Instructions to follow: Below are the records; restate all of them exactly.

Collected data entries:
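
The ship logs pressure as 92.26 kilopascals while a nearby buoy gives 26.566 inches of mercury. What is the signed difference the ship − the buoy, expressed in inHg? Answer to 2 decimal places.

0.68 inHg

the ship: 92.26 kPa = 27.2444 inHg.
Difference: 27.2444 − 26.5660 = 0.68 inHg.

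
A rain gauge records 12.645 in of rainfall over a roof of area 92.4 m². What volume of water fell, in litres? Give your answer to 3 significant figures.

29700 litres

Depth: 12.645 in × 25.4 = 321.183 mm.
1 mm over 1 m² is 1 L, so volume = 321.183 × 92.4 = 29677.309 L ≈ 29700 L.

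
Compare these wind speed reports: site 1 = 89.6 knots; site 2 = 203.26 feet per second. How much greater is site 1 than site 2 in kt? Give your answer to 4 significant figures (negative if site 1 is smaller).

-30.83 kt

site 2: 203.26 ft/s = 120.4283 kt.
Difference: 89.6000 − 120.4283 = -30.83 kt.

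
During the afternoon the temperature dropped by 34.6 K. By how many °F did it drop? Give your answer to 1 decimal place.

Converting a difference, only the 9/5 scale factor applies: Δ°F = 34.6 × 1.8 = 62.3 °F.

62.3 °F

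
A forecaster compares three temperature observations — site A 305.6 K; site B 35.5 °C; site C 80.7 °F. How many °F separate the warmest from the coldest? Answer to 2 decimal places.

15.20 °F

site A: 305.6 K = 32.450 °C.
site C: 80.7 °F = 27.056 °C.
Spread: 35.500 − 27.056 = 8.444 °C = 15.20 °F.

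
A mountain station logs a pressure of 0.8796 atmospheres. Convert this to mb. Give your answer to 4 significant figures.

1 atm = 1013.25 mb, so 0.8796 × 1013.25 = 891.3 mb.

891.3 mb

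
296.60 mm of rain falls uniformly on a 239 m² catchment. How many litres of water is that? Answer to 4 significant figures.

70890 litres

1 mm over 1 m² is 1 L, so volume = 296.6 × 239 = 70887.4 L ≈ 70890 L.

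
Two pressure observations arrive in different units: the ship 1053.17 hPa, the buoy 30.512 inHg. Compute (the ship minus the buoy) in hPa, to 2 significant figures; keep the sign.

the buoy: 30.512 inHg = 1033.26 hPa.
Difference: 1053.17 − 1033.26 = 20 hPa.

20 hPa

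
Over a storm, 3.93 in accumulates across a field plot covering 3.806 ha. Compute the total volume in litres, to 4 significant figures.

3799000 litres

Depth: 3.93 in × 25.4 = 99.822 mm.
Area: 3.806 ha = 38060 m².
1 mm over 1 m² is 1 L, so volume = 99.822 × 38060 = 3799225.3 L ≈ 3799000 L.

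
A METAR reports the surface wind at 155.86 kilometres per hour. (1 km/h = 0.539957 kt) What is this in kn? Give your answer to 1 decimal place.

1 km/h = 0.539957 kt, so 155.86 × 0.539957 = 84.2 kt.

84.2 kt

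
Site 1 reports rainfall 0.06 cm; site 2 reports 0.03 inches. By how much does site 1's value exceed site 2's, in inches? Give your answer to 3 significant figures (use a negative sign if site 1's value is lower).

site 1: 0.06 cm = 0.0236220 in.
Difference: 0.0236220 − 0.0300000 = -0.00638 in.

-0.00638 in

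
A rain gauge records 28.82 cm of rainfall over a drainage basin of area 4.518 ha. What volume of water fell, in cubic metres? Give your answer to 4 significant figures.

13020 cubic metres

Depth: 28.82 cm × 10 = 288.2 mm.
Area: 4.518 ha = 45180 m².
1 mm over 1 m² is 1 L, so volume = 288.2 × 45180 = 13020876 L = 13020 m³.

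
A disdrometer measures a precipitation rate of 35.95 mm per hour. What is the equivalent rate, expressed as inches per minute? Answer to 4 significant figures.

35.95 mm/hour × 0.0393701 in/mm × 0.0166667 hour/minute = 0.02359 in/minute.

0.02359 in/minute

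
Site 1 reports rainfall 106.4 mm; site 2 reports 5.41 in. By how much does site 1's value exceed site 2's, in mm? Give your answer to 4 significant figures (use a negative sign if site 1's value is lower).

-31.01 mm

site 2: 5.41 in = 137.4140 mm.
Difference: 106.4000 − 137.4140 = -31.01 mm.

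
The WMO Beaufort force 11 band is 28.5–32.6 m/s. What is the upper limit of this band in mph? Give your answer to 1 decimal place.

72.9 mph

28.5–32.6 m/s × 2.237 = 63.8–72.9 mph.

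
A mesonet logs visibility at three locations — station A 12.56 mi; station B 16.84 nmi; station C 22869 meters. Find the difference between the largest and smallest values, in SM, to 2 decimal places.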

Exercise output:
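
The ship logs pressure as 92.26 kilopascals while a nearby buoy gives 26.566 inches of mercury. What is the signed difference the ship − the buoy, expressed in inHg? Answer to 2 decimal places.

0.68 inHg

the ship: 92.26 kPa = 27.2444 inHg.
Difference: 27.2444 − 26.5660 = 0.68 inHg.

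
A rain gauge records 12.645 in of rainfall over a roof of area 92.4 m². What volume of water fell, in litres? Give your answer to 3 significant figures.

29700 litres

Depth: 12.645 in × 25.4 = 321.183 mm.
1 mm over 1 m² is 1 L, so volume = 321.183 × 92.4 = 29677.309 L ≈ 29700 L.

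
Compare these wind speed reports: site 1 = 89.6 knots; site 2 = 203.26 feet per second. How much greater is site 1 than site 2 in kt? Give your answer to 4 significant figures (negative if site 1 is smaller).

-30.83 kt

site 2: 203.26 ft/s = 120.4283 kt.
Difference: 89.6000 − 120.4283 = -30.83 kt.

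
During the afternoon the temperature dropped by 34.6 K. By how many °F did it drop? Give your answer to 1 decimal place.

Converting a difference, only the 9/5 scale factor applies: Δ°F = 34.6 × 1.8 = 62.3 °F.

62.3 °F

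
A forecaster compares three temperature observations — site A 305.6 K; site B 35.5 °C; site C 80.7 °F. How many °F separate the warmest from the coldest? Answer to 2 decimal places.

15.20 °F

site A: 305.6 K = 32.450 °C.
site C: 80.7 °F = 27.056 °C.
Spread: 35.500 − 27.056 = 8.444 °C = 15.20 °F.

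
A mountain station logs a pressure of 0.8796 atmospheres. Convert this to mb. Give your answer to 4 significant figures.

1 atm = 1013.25 mb, so 0.8796 × 1013.25 = 891.3 mb.

891.3 mb

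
296.60 mm of rain falls uniformly on a 239 m² catchment. How many litres of water is that? Answer to 4 significant figures.

70890 litres

1 mm over 1 m² is 1 L, so volume = 296.6 × 239 = 70887.4 L ≈ 70890 L.

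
Two pressure observations arrive in different units: the ship 1053.17 hPa, the buoy 30.512 inHg. Compute (the ship minus the buoy) in hPa, to 2 significant figures; keep the sign.

the buoy: 30.512 inHg = 1033.26 hPa.
Difference: 1053.17 − 1033.26 = 20 hPa.

20 hPa

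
Over a storm, 3.93 in accumulates across a field plot covering 3.806 ha. Compute the total volume in litres, to 4 significant figures.

3799000 litres

Depth: 3.93 in × 25.4 = 99.822 mm.
Area: 3.806 ha = 38060 m².
1 mm over 1 m² is 1 L, so volume = 99.822 × 38060 = 3799225.3 L ≈ 3799000 L.

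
A METAR reports the surface wind at 155.86 kilometres per hour. (1 km/h = 0.539957 kt) What is this in kn? Give your answer to 1 decimal place.

1 km/h = 0.539957 kt, so 155.86 × 0.539957 = 84.2 kt.

84.2 kt

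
Site 1 reports rainfall 0.06 cm; site 2 reports 0.03 inches. By how much does site 1's value exceed site 2's, in inches? Give your answer to 3 significant figures (use a negative sign if site 1's value is lower).

site 1: 0.06 cm = 0.0236220 in.
Difference: 0.0236220 − 0.0300000 = -0.00638 in.

-0.00638 in

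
A rain gauge records 28.82 cm of rainfall over a drainage basin of area 4.518 ha. What volume of water fell, in cubic metres? Give your answer to 4 significant figures.

13020 cubic metres

Depth: 28.82 cm × 10 = 288.2 mm.
Area: 4.518 ha = 45180 m².
1 mm over 1 m² is 1 L, so volume = 288.2 × 45180 = 13020876 L = 13020 m³.

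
A disdrometer measures a precipitation rate of 35.95 mm per hour. What is the equivalent rate, expressed as inches per minute? Answer to 4 significant figures.

35.95 mm/hour × 0.0393701 in/mm × 0.0166667 hour/minute = 0.02359 in/minute.

0.02359 in/minute

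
Site 1 reports rainfall 106.4 mm; site 2 reports 5.41 in. By how much does site 1's value exceed site 2's, in mm? Give your answer to 4 significant figures (use a negative sign if site 1's value is lower).

-31.01 mm

site 2: 5.41 in = 137.4140 mm.
Difference: 106.4000 − 137.4140 = -31.01 mm.

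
The WMO Beaufort force 11 band is 28.5–32.6 m/s. What is the upper limit of this band in mph? Give your answer to 1 decimal place.

72.9 mph

28.5–32.6 m/s × 2.237 = 63.8–72.9 mph.

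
A mesonet logs visibility at three locations — station A 12.56 mi; station B 16.84 nmi; station C 22869 meters. Find the difference between the largest and smallest values, in SM, to 2 decimal places.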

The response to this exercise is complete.